Work required ▸ Copy every line below exactly.

== Dataset content

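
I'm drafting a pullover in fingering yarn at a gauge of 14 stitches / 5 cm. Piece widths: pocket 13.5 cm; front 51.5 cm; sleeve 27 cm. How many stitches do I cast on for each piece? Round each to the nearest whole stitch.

pocket 38; front 144; sleeve 76.

Rate = 14/5 = 2.8 sts per cm.
pocket: 13.5 × 2.8 = 37.80 → 38.
front: 51.5 × 2.8 = 144.20 → 144.
sleeve: 27 × 2.8 = 75.60 → 76.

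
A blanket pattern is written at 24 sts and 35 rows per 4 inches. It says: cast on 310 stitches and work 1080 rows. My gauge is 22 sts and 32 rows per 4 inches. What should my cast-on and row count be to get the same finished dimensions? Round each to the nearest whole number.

Stitches: 310 × 22/24 = 284.17 → 284.
Rows: 1080 × 32/35 = 987.43 → 987.

Cast on 284 stitches; work 987 rows.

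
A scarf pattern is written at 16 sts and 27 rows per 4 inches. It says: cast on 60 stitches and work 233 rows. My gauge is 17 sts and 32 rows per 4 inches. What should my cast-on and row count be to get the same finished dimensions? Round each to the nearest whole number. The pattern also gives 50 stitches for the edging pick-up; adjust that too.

Cast on 64 stitches; work 276 rows; edging pick-up 53 stitches.

Stitches: 60 × 17/16 = 63.75 → 64.
Rows: 233 × 32/27 = 276.15 → 276.
edging pick-up: 50 × 17/16 = 53.12 → 53.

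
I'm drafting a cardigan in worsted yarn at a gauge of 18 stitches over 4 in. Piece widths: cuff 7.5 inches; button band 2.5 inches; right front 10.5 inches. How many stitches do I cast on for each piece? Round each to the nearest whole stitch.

cuff 34; button band 11; right front 47.

Rate = 18/4 = 4.5 sts per in.
cuff: 7.5 × 4.5 = 33.75 → 34.
button band: 2.5 × 4.5 = 11.25 → 11.
right front: 10.5 × 4.5 = 47.25 → 47.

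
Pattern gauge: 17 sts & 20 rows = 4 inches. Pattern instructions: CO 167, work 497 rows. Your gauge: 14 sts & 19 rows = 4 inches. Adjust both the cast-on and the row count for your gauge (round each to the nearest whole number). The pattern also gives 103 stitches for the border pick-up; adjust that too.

Stitches: 167 × 14/17 = 137.53 → 138.
Rows: 497 × 19/20 = 472.15 → 472.
border pick-up: 103 × 14/17 = 84.82 → 85.

Cast on 138 stitches; work 472 rows; border pick-up 85 stitches.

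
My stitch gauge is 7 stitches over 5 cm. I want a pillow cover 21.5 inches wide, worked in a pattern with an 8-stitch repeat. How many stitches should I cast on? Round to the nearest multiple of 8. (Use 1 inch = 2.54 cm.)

21.5 in = 21.5 × 2.54 = 54.61 cm.
7 / 5 = 1.4 sts/cm.
54.61 × 1.4 = 76.45 sts.
→ 80.

80 stitches.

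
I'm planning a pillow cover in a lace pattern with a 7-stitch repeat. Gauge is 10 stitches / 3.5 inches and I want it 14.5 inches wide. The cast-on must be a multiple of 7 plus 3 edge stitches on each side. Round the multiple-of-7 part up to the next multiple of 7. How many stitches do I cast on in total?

CO 48 sts.

10 / 3.5 = 2.857 sts per inch.
14.5 × 2.857 = 41.43 sts.
Less 6 edge sts → 35.43 for the repeat.
Next multiple of 7: 42.
Add back 6 edge sts → 48.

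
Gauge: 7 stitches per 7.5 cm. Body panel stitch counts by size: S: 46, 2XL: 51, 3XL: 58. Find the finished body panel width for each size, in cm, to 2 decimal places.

S 49.29 cm; 2XL 54.64 cm; 3XL 62.14 cm.

7/7.5 = 0.933 sts per cm.
S: 46 / 0.933 = 49.286 → 49.29 cm.
2XL: 51 / 0.933 = 54.643 → 54.64 cm.
3XL: 58 / 0.933 = 62.143 → 62.14 cm.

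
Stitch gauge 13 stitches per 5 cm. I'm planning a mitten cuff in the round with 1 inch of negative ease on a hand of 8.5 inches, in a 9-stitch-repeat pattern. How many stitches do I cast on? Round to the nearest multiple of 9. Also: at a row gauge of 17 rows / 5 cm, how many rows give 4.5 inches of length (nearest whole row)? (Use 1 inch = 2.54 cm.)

Cast on 54 stitches; work 39 rows.

Finished = 8.5 − 1 = 7.5 inches.
7.5 inches × 2.54 = 19.05 cm.
13/5 = 2.6 sts per cm; 19.05 × 2.6 = 49.53 sts.
Nearest multiple of 9 → 54.
4.5 inches = 11.43 cm; × 3.4 = 38.86 → 39 rows.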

====

Answer box ▸
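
I'm drafting a pullover in fingering yarn at a gauge of 14 stitches / 5 cm. Piece widths: pocket 13.5 cm; front 51.5 cm; sleeve 27 cm. How many stitches do I cast on for each piece? Round each to the nearest whole stitch.

pocket 38; front 144; sleeve 76.

Rate = 14/5 = 2.8 sts per cm.
pocket: 13.5 × 2.8 = 37.80 → 38.
front: 51.5 × 2.8 = 144.20 → 144.
sleeve: 27 × 2.8 = 75.60 → 76.

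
A blanket pattern is written at 24 sts and 35 rows per 4 inches. It says: cast on 310 stitches and work 1080 rows. My gauge is 22 sts and 32 rows per 4 inches. What should my cast-on and row count be to get the same finished dimensions? Round each to the nearest whole number.

Stitches: 310 × 22/24 = 284.17 → 284.
Rows: 1080 × 32/35 = 987.43 → 987.

Cast on 284 stitches; work 987 rows.

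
A scarf pattern is written at 16 sts and 27 rows per 4 inches. It says: cast on 60 stitches and work 233 rows. My gauge is 17 sts and 32 rows per 4 inches. What should my cast-on and row count be to get the same finished dimensions? Round each to the nearest whole number. The pattern also gives 50 stitches for the edging pick-up; adjust that too.

Cast on 64 stitches; work 276 rows; edging pick-up 53 stitches.

Stitches: 60 × 17/16 = 63.75 → 64.
Rows: 233 × 32/27 = 276.15 → 276.
edging pick-up: 50 × 17/16 = 53.12 → 53.

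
I'm drafting a cardigan in worsted yarn at a gauge of 18 stitches over 4 in. Piece widths: cuff 7.5 inches; button band 2.5 inches; right front 10.5 inches. How many stitches do I cast on for each piece? Round each to the nearest whole stitch.

cuff 34; button band 11; right front 47.

Rate = 18/4 = 4.5 sts per in.
cuff: 7.5 × 4.5 = 33.75 → 34.
button band: 2.5 × 4.5 = 11.25 → 11.
right front: 10.5 × 4.5 = 47.25 → 47.

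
Pattern gauge: 17 sts & 20 rows = 4 inches. Pattern instructions: CO 167, work 497 rows. Your gauge: 14 sts & 19 rows = 4 inches. Adjust both the cast-on and the row count for your gauge (round each to the nearest whole number). The pattern also gives 103 stitches for the border pick-up; adjust that too.

Stitches: 167 × 14/17 = 137.53 → 138.
Rows: 497 × 19/20 = 472.15 → 472.
border pick-up: 103 × 14/17 = 84.82 → 85.

Cast on 138 stitches; work 472 rows; border pick-up 85 stitches.

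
My stitch gauge is 7 stitches over 5 cm. I want a pillow cover 21.5 inches wide, worked in a pattern with an 8-stitch repeat. How many stitches should I cast on? Round to the nearest multiple of 8. (Use 1 inch = 2.54 cm.)

21.5 in = 21.5 × 2.54 = 54.61 cm.
7 / 5 = 1.4 sts/cm.
54.61 × 1.4 = 76.45 sts.
→ 80.

80 stitches.

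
I'm planning a pillow cover in a lace pattern with a 7-stitch repeat. Gauge is 10 stitches / 3.5 inches and I want it 14.5 inches wide. The cast-on must be a multiple of 7 plus 3 edge stitches on each side. Round the multiple-of-7 part up to the next multiple of 7. How many stitches do I cast on in total?

CO 48 sts.

10 / 3.5 = 2.857 sts per inch.
14.5 × 2.857 = 41.43 sts.
Less 6 edge sts → 35.43 for the repeat.
Next multiple of 7: 42.
Add back 6 edge sts → 48.

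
Gauge: 7 stitches per 7.5 cm. Body panel stitch counts by size: S: 46, 2XL: 51, 3XL: 58. Find the finished body panel width for each size, in cm, to 2 decimal places.

S 49.29 cm; 2XL 54.64 cm; 3XL 62.14 cm.

7/7.5 = 0.933 sts per cm.
S: 46 / 0.933 = 49.286 → 49.29 cm.
2XL: 51 / 0.933 = 54.643 → 54.64 cm.
3XL: 58 / 0.933 = 62.143 → 62.14 cm.

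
Stitch gauge 13 stitches per 5 cm. I'm planning a mitten cuff in the round with 1 inch of negative ease on a hand of 8.5 inches, in a 9-stitch-repeat pattern. How many stitches do I cast on? Round to the nearest multiple of 9. Also: at a row gauge of 17 rows / 5 cm, how many rows give 4.5 inches of length (nearest whole row)? (Use 1 inch = 2.54 cm.)

Cast on 54 stitches; work 39 rows.

Finished = 8.5 − 1 = 7.5 inches.
7.5 inches × 2.54 = 19.05 cm.
13/5 = 2.6 sts per cm; 19.05 × 2.6 = 49.53 sts.
Nearest multiple of 9 → 54.
4.5 inches = 11.43 cm; × 3.4 = 38.86 → 39 rows.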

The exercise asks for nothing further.